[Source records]
=== Section Start ===

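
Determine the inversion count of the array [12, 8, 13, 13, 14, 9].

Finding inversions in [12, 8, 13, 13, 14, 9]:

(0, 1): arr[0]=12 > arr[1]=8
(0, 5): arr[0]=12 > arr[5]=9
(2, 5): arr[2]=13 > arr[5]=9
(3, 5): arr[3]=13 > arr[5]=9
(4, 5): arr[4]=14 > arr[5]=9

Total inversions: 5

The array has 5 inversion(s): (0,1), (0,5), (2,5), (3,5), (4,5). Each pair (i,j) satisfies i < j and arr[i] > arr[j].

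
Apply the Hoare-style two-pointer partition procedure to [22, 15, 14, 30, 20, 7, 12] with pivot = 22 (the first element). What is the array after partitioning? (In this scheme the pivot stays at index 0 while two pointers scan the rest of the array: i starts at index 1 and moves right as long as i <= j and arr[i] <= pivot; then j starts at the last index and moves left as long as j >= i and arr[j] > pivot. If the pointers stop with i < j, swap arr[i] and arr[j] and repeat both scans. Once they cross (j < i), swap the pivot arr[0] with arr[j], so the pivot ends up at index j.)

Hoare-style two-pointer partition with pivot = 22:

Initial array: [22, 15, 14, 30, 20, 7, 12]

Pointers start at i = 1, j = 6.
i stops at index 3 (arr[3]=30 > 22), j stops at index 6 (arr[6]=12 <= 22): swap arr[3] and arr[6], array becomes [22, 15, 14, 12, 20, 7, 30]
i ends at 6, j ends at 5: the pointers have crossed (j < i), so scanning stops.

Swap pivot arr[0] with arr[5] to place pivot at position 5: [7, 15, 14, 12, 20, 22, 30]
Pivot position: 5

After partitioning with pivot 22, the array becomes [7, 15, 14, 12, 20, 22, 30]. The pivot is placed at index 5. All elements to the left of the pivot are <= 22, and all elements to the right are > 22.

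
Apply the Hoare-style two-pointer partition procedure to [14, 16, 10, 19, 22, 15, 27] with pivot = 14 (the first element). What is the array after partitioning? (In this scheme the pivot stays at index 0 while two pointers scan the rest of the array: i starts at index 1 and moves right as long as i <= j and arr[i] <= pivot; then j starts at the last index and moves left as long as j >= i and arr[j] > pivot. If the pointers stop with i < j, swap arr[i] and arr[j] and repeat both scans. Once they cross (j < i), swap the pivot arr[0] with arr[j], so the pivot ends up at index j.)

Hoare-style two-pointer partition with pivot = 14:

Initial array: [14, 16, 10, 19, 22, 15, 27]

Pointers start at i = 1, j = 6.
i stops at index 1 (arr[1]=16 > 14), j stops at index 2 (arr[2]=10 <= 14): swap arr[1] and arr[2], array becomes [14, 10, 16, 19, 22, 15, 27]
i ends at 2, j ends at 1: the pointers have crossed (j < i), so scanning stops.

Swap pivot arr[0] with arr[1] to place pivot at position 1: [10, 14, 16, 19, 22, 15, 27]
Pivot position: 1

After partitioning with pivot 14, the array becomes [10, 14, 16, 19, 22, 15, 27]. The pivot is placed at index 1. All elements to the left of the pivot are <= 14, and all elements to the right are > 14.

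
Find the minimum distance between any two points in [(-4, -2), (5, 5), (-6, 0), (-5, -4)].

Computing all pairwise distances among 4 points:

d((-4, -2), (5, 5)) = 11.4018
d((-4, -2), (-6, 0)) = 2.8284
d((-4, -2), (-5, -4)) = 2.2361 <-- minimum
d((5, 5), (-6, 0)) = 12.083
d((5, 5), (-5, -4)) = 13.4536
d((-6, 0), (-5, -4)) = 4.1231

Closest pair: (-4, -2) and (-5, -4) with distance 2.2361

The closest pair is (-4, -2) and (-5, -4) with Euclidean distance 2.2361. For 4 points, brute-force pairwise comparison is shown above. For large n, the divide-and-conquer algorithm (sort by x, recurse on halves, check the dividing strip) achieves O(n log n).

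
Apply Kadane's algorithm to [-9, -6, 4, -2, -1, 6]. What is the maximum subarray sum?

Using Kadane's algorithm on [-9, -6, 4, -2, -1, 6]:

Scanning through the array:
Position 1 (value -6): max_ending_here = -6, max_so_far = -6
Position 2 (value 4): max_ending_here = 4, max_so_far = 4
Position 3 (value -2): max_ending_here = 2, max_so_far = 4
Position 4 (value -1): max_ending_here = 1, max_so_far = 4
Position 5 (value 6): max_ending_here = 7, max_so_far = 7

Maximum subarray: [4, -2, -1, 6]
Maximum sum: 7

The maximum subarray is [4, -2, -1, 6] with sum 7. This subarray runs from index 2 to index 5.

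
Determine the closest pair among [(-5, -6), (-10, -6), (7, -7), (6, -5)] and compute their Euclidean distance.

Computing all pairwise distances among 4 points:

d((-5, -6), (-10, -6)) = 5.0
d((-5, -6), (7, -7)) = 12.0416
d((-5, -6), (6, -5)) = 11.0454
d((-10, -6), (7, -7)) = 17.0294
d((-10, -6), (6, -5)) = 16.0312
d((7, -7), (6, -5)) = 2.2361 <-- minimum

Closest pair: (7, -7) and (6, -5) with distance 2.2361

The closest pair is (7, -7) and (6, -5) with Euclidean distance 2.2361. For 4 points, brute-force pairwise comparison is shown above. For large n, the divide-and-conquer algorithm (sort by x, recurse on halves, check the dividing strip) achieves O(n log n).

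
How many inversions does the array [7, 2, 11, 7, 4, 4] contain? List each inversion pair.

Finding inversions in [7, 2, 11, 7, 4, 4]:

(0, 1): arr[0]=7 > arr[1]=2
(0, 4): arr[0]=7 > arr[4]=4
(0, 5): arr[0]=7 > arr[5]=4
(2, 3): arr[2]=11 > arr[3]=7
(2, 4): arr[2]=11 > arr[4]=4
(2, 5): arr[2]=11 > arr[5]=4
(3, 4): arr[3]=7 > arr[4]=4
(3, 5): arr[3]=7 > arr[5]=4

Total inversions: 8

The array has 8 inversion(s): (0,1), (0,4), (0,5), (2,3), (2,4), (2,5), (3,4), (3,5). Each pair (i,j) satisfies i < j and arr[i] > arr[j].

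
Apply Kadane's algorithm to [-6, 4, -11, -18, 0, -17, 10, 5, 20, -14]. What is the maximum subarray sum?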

=== Section End ===

• What you need to do: Write the data out in full, matching every line exactly.

• Answer:
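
Determine the inversion count of the array [12, 8, 13, 13, 14, 9].

Finding inversions in [12, 8, 13, 13, 14, 9]:

(0, 1): arr[0]=12 > arr[1]=8
(0, 5): arr[0]=12 > arr[5]=9
(2, 5): arr[2]=13 > arr[5]=9
(3, 5): arr[3]=13 > arr[5]=9
(4, 5): arr[4]=14 > arr[5]=9

Total inversions: 5

The array has 5 inversion(s): (0,1), (0,5), (2,5), (3,5), (4,5). Each pair (i,j) satisfies i < j and arr[i] > arr[j].

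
Apply the Hoare-style two-pointer partition procedure to [22, 15, 14, 30, 20, 7, 12] with pivot = 22 (the first element). What is the array after partitioning? (In this scheme the pivot stays at index 0 while two pointers scan the rest of the array: i starts at index 1 and moves right as long as i <= j and arr[i] <= pivot; then j starts at the last index and moves left as long as j >= i and arr[j] > pivot. If the pointers stop with i < j, swap arr[i] and arr[j] and repeat both scans. Once they cross (j < i), swap the pivot arr[0] with arr[j], so the pivot ends up at index j.)

Hoare-style two-pointer partition with pivot = 22:

Initial array: [22, 15, 14, 30, 20, 7, 12]

Pointers start at i = 1, j = 6.
i stops at index 3 (arr[3]=30 > 22), j stops at index 6 (arr[6]=12 <= 22): swap arr[3] and arr[6], array becomes [22, 15, 14, 12, 20, 7, 30]
i ends at 6, j ends at 5: the pointers have crossed (j < i), so scanning stops.

Swap pivot arr[0] with arr[5] to place pivot at position 5: [7, 15, 14, 12, 20, 22, 30]
Pivot position: 5

After partitioning with pivot 22, the array becomes [7, 15, 14, 12, 20, 22, 30]. The pivot is placed at index 5. All elements to the left of the pivot are <= 22, and all elements to the right are > 22.

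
Apply the Hoare-style two-pointer partition procedure to [14, 16, 10, 19, 22, 15, 27] with pivot = 14 (the first element). What is the array after partitioning? (In this scheme the pivot stays at index 0 while two pointers scan the rest of the array: i starts at index 1 and moves right as long as i <= j and arr[i] <= pivot; then j starts at the last index and moves left as long as j >= i and arr[j] > pivot. If the pointers stop with i < j, swap arr[i] and arr[j] and repeat both scans. Once they cross (j < i), swap the pivot arr[0] with arr[j], so the pivot ends up at index j.)

Hoare-style two-pointer partition with pivot = 14:

Initial array: [14, 16, 10, 19, 22, 15, 27]

Pointers start at i = 1, j = 6.
i stops at index 1 (arr[1]=16 > 14), j stops at index 2 (arr[2]=10 <= 14): swap arr[1] and arr[2], array becomes [14, 10, 16, 19, 22, 15, 27]
i ends at 2, j ends at 1: the pointers have crossed (j < i), so scanning stops.

Swap pivot arr[0] with arr[1] to place pivot at position 1: [10, 14, 16, 19, 22, 15, 27]
Pivot position: 1

After partitioning with pivot 14, the array becomes [10, 14, 16, 19, 22, 15, 27]. The pivot is placed at index 1. All elements to the left of the pivot are <= 14, and all elements to the right are > 14.

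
Find the minimum distance between any two points in [(-4, -2), (5, 5), (-6, 0), (-5, -4)].

Computing all pairwise distances among 4 points:

d((-4, -2), (5, 5)) = 11.4018
d((-4, -2), (-6, 0)) = 2.8284
d((-4, -2), (-5, -4)) = 2.2361 <-- minimum
d((5, 5), (-6, 0)) = 12.083
d((5, 5), (-5, -4)) = 13.4536
d((-6, 0), (-5, -4)) = 4.1231

Closest pair: (-4, -2) and (-5, -4) with distance 2.2361

The closest pair is (-4, -2) and (-5, -4) with Euclidean distance 2.2361. For 4 points, brute-force pairwise comparison is shown above. For large n, the divide-and-conquer algorithm (sort by x, recurse on halves, check the dividing strip) achieves O(n log n).

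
Apply Kadane's algorithm to [-9, -6, 4, -2, -1, 6]. What is the maximum subarray sum?

Using Kadane's algorithm on [-9, -6, 4, -2, -1, 6]:

Scanning through the array:
Position 1 (value -6): max_ending_here = -6, max_so_far = -6
Position 2 (value 4): max_ending_here = 4, max_so_far = 4
Position 3 (value -2): max_ending_here = 2, max_so_far = 4
Position 4 (value -1): max_ending_here = 1, max_so_far = 4
Position 5 (value 6): max_ending_here = 7, max_so_far = 7

Maximum subarray: [4, -2, -1, 6]
Maximum sum: 7

The maximum subarray is [4, -2, -1, 6] with sum 7. This subarray runs from index 2 to index 5.

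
Determine the closest pair among [(-5, -6), (-10, -6), (7, -7), (6, -5)] and compute their Euclidean distance.

Computing all pairwise distances among 4 points:

d((-5, -6), (-10, -6)) = 5.0
d((-5, -6), (7, -7)) = 12.0416
d((-5, -6), (6, -5)) = 11.0454
d((-10, -6), (7, -7)) = 17.0294
d((-10, -6), (6, -5)) = 16.0312
d((7, -7), (6, -5)) = 2.2361 <-- minimum

Closest pair: (7, -7) and (6, -5) with distance 2.2361

The closest pair is (7, -7) and (6, -5) with Euclidean distance 2.2361. For 4 points, brute-force pairwise comparison is shown above. For large n, the divide-and-conquer algorithm (sort by x, recurse on halves, check the dividing strip) achieves O(n log n).

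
How many inversions does the array [7, 2, 11, 7, 4, 4] contain? List each inversion pair.

Finding inversions in [7, 2, 11, 7, 4, 4]:

(0, 1): arr[0]=7 > arr[1]=2
(0, 4): arr[0]=7 > arr[4]=4
(0, 5): arr[0]=7 > arr[5]=4
(2, 3): arr[2]=11 > arr[3]=7
(2, 4): arr[2]=11 > arr[4]=4
(2, 5): arr[2]=11 > arr[5]=4
(3, 4): arr[3]=7 > arr[4]=4
(3, 5): arr[3]=7 > arr[5]=4

Total inversions: 8

The array has 8 inversion(s): (0,1), (0,4), (0,5), (2,3), (2,4), (2,5), (3,4), (3,5). Each pair (i,j) satisfies i < j and arr[i] > arr[j].

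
Apply Kadane's algorithm to [-6, 4, -11, -18, 0, -17, 10, 5, 20, -14]. What is the maximum subarray sum?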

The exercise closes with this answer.